## Problem to solve
Once you have read the entries below, write them all out again exactly.

Top of Records for the task

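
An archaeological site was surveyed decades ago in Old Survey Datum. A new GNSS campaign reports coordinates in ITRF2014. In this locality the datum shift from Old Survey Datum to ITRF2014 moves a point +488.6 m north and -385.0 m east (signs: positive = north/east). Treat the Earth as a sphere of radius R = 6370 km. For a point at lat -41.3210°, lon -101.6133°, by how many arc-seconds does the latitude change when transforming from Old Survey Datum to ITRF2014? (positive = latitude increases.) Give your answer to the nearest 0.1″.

On a sphere of radius R, 1 rad of latitude = R, so Δφ = ΔN / R = 488.6 / 6370000 = 7.6703e-05 rad = 15.821″.

Δφ = 15.8″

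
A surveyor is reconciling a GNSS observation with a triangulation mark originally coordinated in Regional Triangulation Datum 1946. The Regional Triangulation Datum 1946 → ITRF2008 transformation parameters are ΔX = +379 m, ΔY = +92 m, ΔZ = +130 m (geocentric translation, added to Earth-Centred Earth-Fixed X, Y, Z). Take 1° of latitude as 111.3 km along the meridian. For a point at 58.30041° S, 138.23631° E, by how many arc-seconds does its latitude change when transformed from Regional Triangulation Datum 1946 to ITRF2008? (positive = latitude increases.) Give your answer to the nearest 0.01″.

sin φ = -0.850815, cos φ = 0.525466, sin λ = 0.666060, cos λ = -0.745898.
North component: ΔN = −sin φ cos λ·ΔX − sin φ sin λ·ΔY + cos φ·ΔZ = −(-0.850815)(-0.745898)(379) − (-0.850815)(0.666060)(92) + (0.525466)(130) = -120.08 m.
1° of latitude spans 111300 m, so Δφ = -120.08 / 111300 × 3600 = -3.884″.

Δφ = -3.88″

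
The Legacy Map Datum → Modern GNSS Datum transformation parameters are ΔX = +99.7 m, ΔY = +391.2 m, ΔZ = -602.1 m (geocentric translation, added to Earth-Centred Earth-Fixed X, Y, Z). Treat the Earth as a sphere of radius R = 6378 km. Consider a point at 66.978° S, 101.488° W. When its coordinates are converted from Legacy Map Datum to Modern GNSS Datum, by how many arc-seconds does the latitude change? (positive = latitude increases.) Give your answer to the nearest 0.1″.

sin φ = -0.920355, cos φ = 0.391085, sin λ = -0.979966, cos λ = -0.199163.
North component: ΔN = −sin φ cos λ·ΔX − sin φ sin λ·ΔY + cos φ·ΔZ = −(-0.920355)(-0.199163)(99.7) − (-0.920355)(-0.979966)(391.2) + (0.391085)(-602.1) = -606.58 m.
1° of latitude spans πR/180 = 111317 m, so Δφ = -606.58 / 111317 × 3600 = -19.617″.

Δφ = -19.6″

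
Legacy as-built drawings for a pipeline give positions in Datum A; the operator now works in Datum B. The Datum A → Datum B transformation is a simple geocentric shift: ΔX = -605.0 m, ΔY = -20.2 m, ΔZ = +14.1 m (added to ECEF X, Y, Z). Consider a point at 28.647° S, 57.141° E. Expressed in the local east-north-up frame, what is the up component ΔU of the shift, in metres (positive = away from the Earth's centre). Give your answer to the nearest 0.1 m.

At φ = -28.647°, λ = 57.141°: sin φ = -0.479412, cos φ = 0.877590, sin λ = 0.840008, cos λ = 0.542573.
ΔU = cos φ cos λ·ΔX + cos φ sin λ·ΔY + sin φ·ΔZ = (0.877590)(0.542573)(-605.0) + (0.877590)(0.840008)(-20.2) + (-0.479412)(14.1) = -309.73 m.

ΔU = -309.7 m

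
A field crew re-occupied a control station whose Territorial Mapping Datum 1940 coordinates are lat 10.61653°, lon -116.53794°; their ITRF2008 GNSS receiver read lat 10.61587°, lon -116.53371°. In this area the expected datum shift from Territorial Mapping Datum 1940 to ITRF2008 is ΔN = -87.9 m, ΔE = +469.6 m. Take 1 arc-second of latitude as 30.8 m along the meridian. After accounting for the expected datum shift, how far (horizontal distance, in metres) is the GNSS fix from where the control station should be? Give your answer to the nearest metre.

Observed coordinate differences: Δφ = -0.00066°, Δλ = +0.00423°.
Converting to metres (1° lat = 110880 m, cos φ = 0.982882): observed ΔN = -73.2 m, observed ΔE = 461.0 m.
Subtracting the expected shift leaves a residual of -73.2 − (-87.9) = 14.7 m north and 461.0 − (469.6) = -8.6 m east.
Residual distance = √(14.7² + (-8.6)²) = 17.1 m.

17 m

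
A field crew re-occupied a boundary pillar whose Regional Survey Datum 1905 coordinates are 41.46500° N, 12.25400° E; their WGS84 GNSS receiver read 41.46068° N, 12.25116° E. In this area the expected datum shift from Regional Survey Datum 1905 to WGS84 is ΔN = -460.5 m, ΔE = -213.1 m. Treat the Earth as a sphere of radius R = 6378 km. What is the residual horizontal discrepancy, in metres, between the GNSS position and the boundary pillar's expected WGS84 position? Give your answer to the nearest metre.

31 m

Observed coordinate differences: Δφ = -0.00432°, Δλ = -0.00284°.
Converting to metres (1° lat = 111317 m, cos φ = 0.749360): observed ΔN = -480.9 m, observed ΔE = -236.9 m.
Subtracting the expected shift leaves a residual of -480.9 − (-460.5) = -20.4 m north and -236.9 − (-213.1) = -23.8 m east.
Residual distance = √((-20.4)² + (-23.8)²) = 31.3 m.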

Bottom of Records for the task

## Task solution
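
An archaeological site was surveyed decades ago in Old Survey Datum. A new GNSS campaign reports coordinates in ITRF2014. In this locality the datum shift from Old Survey Datum to ITRF2014 moves a point +488.6 m north and -385.0 m east (signs: positive = north/east). Treat the Earth as a sphere of radius R = 6370 km. For a point at lat -41.3210°, lon -101.6133°, by how many arc-seconds does the latitude change when transforming from Old Survey Datum to ITRF2014? (positive = latitude increases.) Give your answer to the nearest 0.1″.

On a sphere of radius R, 1 rad of latitude = R, so Δφ = ΔN / R = 488.6 / 6370000 = 7.6703e-05 rad = 15.821″.

Δφ = 15.8″

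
A surveyor is reconciling a GNSS observation with a triangulation mark originally coordinated in Regional Triangulation Datum 1946. The Regional Triangulation Datum 1946 → ITRF2008 transformation parameters are ΔX = +379 m, ΔY = +92 m, ΔZ = +130 m (geocentric translation, added to Earth-Centred Earth-Fixed X, Y, Z). Take 1° of latitude as 111.3 km along the meridian. For a point at 58.30041° S, 138.23631° E, by how many arc-seconds does its latitude change when transformed from Regional Triangulation Datum 1946 to ITRF2008? (positive = latitude increases.) Give your answer to the nearest 0.01″.

sin φ = -0.850815, cos φ = 0.525466, sin λ = 0.666060, cos λ = -0.745898.
North component: ΔN = −sin φ cos λ·ΔX − sin φ sin λ·ΔY + cos φ·ΔZ = −(-0.850815)(-0.745898)(379) − (-0.850815)(0.666060)(92) + (0.525466)(130) = -120.08 m.
1° of latitude spans 111300 m, so Δφ = -120.08 / 111300 × 3600 = -3.884″.

Δφ = -3.88″

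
The Legacy Map Datum → Modern GNSS Datum transformation parameters are ΔX = +99.7 m, ΔY = +391.2 m, ΔZ = -602.1 m (geocentric translation, added to Earth-Centred Earth-Fixed X, Y, Z). Treat the Earth as a sphere of radius R = 6378 km. Consider a point at 66.978° S, 101.488° W. When its coordinates are converted from Legacy Map Datum to Modern GNSS Datum, by how many arc-seconds does the latitude change? (positive = latitude increases.) Give your answer to the nearest 0.1″.

sin φ = -0.920355, cos φ = 0.391085, sin λ = -0.979966, cos λ = -0.199163.
North component: ΔN = −sin φ cos λ·ΔX − sin φ sin λ·ΔY + cos φ·ΔZ = −(-0.920355)(-0.199163)(99.7) − (-0.920355)(-0.979966)(391.2) + (0.391085)(-602.1) = -606.58 m.
1° of latitude spans πR/180 = 111317 m, so Δφ = -606.58 / 111317 × 3600 = -19.617″.

Δφ = -19.6″

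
Legacy as-built drawings for a pipeline give positions in Datum A; the operator now works in Datum B. The Datum A → Datum B transformation is a simple geocentric shift: ΔX = -605.0 m, ΔY = -20.2 m, ΔZ = +14.1 m (added to ECEF X, Y, Z). Consider a point at 28.647° S, 57.141° E. Expressed in the local east-north-up frame, what is the up component ΔU of the shift, in metres (positive = away from the Earth's centre). Give your answer to the nearest 0.1 m.

At φ = -28.647°, λ = 57.141°: sin φ = -0.479412, cos φ = 0.877590, sin λ = 0.840008, cos λ = 0.542573.
ΔU = cos φ cos λ·ΔX + cos φ sin λ·ΔY + sin φ·ΔZ = (0.877590)(0.542573)(-605.0) + (0.877590)(0.840008)(-20.2) + (-0.479412)(14.1) = -309.73 m.

ΔU = -309.7 m

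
A field crew re-occupied a control station whose Territorial Mapping Datum 1940 coordinates are lat 10.61653°, lon -116.53794°; their ITRF2008 GNSS receiver read lat 10.61587°, lon -116.53371°. In this area the expected datum shift from Territorial Mapping Datum 1940 to ITRF2008 is ΔN = -87.9 m, ΔE = +469.6 m. Take 1 arc-second of latitude as 30.8 m along the meridian. After accounting for the expected datum shift, how far (horizontal distance, in metres) is the GNSS fix from where the control station should be? Give your answer to the nearest metre.

Observed coordinate differences: Δφ = -0.00066°, Δλ = +0.00423°.
Converting to metres (1° lat = 110880 m, cos φ = 0.982882): observed ΔN = -73.2 m, observed ΔE = 461.0 m.
Subtracting the expected shift leaves a residual of -73.2 − (-87.9) = 14.7 m north and 461.0 − (469.6) = -8.6 m east.
Residual distance = √(14.7² + (-8.6)²) = 17.1 m.

17 m

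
A field crew re-occupied a boundary pillar whose Regional Survey Datum 1905 coordinates are 41.46500° N, 12.25400° E; their WGS84 GNSS receiver read 41.46068° N, 12.25116° E. In this area the expected datum shift from Regional Survey Datum 1905 to WGS84 is ΔN = -460.5 m, ΔE = -213.1 m. Treat the Earth as a sphere of radius R = 6378 km. What is the residual horizontal discrepancy, in metres, between the GNSS position and the boundary pillar's expected WGS84 position? Give your answer to the nearest metre.

31 m

Observed coordinate differences: Δφ = -0.00432°, Δλ = -0.00284°.
Converting to metres (1° lat = 111317 m, cos φ = 0.749360): observed ΔN = -480.9 m, observed ΔE = -236.9 m.
Subtracting the expected shift leaves a residual of -480.9 − (-460.5) = -20.4 m north and -236.9 − (-213.1) = -23.8 m east.
Residual distance = √((-20.4)² + (-23.8)²) = 31.3 m.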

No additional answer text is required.